*** RECORD EXCERPTS ***

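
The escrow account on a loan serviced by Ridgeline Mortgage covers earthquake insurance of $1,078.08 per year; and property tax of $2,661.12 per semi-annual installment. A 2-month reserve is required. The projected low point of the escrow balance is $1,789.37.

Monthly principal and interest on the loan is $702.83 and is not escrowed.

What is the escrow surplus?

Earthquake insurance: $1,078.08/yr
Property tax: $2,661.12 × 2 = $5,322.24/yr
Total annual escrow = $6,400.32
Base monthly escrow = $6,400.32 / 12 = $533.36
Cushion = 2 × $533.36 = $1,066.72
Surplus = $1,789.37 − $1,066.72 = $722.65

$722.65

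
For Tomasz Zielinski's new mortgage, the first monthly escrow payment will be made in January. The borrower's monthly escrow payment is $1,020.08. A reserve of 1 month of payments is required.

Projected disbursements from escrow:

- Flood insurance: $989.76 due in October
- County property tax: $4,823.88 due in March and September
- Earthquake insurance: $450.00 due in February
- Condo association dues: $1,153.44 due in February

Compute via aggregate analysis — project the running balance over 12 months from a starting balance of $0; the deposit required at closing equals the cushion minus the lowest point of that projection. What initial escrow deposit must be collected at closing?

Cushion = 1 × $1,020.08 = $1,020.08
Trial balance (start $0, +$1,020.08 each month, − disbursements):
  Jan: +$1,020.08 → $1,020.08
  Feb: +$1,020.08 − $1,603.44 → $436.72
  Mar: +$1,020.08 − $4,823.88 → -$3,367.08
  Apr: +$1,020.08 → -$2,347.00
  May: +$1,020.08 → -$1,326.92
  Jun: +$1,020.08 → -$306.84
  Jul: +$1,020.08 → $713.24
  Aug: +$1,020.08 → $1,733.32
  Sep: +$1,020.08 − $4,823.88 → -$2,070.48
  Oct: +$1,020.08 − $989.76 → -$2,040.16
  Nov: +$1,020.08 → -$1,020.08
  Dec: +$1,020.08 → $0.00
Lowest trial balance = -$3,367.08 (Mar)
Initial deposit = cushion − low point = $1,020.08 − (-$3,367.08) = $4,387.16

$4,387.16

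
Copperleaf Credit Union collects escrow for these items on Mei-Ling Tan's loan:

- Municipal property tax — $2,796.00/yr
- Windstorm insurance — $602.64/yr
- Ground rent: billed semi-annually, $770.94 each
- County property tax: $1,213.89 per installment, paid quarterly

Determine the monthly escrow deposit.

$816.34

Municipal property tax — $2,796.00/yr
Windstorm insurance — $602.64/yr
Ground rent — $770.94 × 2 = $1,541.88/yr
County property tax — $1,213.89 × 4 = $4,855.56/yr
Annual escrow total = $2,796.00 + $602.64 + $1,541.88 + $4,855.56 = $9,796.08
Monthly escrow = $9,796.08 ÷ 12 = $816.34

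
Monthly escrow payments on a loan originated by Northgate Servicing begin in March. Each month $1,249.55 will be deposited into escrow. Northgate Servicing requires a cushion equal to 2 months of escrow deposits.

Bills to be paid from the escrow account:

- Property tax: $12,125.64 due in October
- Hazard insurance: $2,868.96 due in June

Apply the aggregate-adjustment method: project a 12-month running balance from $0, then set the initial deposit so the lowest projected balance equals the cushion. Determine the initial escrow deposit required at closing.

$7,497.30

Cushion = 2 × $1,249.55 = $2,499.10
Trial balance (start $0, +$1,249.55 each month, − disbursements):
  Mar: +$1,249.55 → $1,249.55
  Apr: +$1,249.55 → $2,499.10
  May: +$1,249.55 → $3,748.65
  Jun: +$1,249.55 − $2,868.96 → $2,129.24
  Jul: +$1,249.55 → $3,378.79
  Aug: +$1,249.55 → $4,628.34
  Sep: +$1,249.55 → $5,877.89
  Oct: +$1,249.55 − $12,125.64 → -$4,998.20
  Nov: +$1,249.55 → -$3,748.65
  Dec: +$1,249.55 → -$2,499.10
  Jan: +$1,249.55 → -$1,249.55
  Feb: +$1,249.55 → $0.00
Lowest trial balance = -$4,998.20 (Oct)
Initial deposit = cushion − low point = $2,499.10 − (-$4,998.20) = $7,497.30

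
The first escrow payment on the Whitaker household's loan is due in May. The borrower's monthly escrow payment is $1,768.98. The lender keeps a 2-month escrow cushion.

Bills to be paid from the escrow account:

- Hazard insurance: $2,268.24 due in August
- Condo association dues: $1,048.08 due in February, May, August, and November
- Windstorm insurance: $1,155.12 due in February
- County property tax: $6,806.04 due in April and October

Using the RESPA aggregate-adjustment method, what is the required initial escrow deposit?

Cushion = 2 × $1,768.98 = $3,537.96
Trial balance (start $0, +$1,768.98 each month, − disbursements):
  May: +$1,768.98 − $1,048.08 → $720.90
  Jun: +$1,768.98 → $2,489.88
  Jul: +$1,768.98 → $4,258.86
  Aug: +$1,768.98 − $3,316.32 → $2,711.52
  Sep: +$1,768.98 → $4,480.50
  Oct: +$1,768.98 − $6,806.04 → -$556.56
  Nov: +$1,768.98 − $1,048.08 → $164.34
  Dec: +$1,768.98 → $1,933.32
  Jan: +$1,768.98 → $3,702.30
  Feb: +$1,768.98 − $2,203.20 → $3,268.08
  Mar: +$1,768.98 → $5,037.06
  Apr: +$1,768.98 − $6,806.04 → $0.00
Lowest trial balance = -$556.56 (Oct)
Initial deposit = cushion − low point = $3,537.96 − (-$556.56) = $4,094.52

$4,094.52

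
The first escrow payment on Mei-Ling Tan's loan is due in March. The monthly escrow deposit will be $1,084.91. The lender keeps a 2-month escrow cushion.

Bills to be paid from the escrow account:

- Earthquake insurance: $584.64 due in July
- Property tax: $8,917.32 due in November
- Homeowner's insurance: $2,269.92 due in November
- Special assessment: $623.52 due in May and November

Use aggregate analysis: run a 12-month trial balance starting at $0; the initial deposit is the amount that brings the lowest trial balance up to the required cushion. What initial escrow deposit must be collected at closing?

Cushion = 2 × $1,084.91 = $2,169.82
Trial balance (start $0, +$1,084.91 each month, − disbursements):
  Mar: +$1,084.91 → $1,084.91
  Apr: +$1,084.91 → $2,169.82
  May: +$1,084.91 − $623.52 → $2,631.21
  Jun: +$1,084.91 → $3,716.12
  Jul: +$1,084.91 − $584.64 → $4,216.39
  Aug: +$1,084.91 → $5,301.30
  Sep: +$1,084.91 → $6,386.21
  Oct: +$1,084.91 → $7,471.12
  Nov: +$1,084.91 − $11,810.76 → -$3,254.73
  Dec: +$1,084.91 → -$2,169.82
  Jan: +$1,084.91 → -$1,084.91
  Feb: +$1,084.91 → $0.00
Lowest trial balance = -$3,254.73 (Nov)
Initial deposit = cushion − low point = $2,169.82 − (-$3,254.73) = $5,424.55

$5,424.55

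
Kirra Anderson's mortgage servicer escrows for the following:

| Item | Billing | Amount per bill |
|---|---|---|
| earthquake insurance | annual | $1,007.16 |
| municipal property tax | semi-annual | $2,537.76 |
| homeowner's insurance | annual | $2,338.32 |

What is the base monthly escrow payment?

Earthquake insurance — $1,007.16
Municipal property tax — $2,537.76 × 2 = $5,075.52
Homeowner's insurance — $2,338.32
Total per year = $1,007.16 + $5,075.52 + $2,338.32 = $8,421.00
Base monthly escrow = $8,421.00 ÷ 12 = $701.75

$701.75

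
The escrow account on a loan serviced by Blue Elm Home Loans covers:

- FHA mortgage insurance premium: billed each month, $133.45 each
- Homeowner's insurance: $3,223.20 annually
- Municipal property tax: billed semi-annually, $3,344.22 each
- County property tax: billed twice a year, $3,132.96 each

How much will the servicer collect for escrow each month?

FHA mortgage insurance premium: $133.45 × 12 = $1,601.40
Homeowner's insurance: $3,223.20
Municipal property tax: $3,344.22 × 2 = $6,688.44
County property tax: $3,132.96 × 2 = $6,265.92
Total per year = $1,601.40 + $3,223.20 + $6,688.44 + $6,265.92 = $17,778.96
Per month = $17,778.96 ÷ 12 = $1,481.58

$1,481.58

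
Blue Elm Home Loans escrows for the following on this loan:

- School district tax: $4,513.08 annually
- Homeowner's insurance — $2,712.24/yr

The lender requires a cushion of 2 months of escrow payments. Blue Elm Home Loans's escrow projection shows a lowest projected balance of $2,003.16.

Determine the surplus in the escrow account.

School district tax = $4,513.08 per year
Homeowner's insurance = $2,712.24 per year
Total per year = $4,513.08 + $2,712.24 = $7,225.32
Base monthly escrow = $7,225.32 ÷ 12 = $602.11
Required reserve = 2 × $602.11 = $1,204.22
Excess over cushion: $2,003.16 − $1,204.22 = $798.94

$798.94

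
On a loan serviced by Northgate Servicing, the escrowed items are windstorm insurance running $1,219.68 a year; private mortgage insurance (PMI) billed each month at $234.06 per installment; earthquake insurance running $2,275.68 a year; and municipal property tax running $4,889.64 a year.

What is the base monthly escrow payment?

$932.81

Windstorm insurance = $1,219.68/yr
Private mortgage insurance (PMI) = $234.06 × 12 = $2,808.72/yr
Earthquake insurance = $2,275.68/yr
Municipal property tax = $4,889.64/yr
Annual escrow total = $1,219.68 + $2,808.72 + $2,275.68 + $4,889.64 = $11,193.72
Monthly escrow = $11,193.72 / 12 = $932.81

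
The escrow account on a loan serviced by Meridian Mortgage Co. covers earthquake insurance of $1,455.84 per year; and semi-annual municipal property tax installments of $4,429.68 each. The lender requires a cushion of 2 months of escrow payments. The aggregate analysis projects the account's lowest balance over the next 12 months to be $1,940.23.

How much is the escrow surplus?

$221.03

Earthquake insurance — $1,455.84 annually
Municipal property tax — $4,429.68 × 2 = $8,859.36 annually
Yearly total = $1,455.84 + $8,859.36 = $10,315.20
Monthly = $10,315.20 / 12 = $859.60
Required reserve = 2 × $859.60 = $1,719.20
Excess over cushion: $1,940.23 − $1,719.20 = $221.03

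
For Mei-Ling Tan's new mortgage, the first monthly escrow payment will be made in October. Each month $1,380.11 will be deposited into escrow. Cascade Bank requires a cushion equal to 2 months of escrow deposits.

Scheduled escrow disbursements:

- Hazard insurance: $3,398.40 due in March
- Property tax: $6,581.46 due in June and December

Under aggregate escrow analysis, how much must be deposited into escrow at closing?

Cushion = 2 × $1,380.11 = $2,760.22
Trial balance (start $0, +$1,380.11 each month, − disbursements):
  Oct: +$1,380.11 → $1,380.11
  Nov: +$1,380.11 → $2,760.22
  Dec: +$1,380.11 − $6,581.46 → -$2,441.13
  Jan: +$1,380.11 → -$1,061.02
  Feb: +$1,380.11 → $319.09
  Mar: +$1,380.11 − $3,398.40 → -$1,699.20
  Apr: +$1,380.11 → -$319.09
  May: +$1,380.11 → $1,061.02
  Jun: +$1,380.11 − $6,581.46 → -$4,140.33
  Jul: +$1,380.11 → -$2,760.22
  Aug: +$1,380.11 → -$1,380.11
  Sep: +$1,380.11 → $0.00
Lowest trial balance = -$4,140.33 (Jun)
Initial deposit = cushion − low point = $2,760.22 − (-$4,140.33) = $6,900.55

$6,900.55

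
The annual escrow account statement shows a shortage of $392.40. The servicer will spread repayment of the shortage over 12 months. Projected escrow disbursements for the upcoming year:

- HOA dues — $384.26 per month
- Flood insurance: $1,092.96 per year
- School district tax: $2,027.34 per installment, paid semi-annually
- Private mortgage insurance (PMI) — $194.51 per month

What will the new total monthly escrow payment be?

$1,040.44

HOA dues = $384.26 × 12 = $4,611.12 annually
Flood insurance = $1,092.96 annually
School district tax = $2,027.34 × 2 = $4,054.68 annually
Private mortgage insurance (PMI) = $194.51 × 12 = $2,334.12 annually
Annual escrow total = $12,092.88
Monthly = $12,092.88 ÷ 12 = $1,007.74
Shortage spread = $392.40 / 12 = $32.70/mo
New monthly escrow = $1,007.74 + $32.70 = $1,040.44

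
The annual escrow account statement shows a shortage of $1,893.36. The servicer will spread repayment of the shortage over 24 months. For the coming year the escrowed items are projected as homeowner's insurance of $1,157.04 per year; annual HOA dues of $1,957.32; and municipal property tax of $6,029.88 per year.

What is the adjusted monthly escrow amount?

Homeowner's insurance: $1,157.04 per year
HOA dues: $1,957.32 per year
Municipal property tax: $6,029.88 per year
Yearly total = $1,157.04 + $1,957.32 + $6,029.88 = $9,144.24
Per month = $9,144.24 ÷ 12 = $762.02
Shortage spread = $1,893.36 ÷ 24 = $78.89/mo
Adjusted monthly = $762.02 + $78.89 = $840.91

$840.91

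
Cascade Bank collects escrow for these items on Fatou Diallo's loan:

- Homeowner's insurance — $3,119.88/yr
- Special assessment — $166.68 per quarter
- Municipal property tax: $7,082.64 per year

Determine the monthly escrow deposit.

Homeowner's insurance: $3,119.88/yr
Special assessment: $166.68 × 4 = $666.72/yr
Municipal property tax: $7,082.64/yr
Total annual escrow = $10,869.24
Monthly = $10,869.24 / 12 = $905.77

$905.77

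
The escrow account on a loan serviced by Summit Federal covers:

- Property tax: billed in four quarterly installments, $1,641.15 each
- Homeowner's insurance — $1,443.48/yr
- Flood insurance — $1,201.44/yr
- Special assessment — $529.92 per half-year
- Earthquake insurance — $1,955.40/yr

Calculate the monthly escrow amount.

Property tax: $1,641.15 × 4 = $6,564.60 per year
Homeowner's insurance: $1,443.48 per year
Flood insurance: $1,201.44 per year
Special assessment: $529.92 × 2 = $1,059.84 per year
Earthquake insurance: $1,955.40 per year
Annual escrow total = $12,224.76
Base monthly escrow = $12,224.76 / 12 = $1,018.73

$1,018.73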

*** End of RECORD EXCERPTS ***

◆ **PROBLEM DESCRIPTION**: What is the number of lines in this listing that contain the word "November"? Answer with that number and nothing else.

◆ **ANSWER TO THE EXERCISE**: 4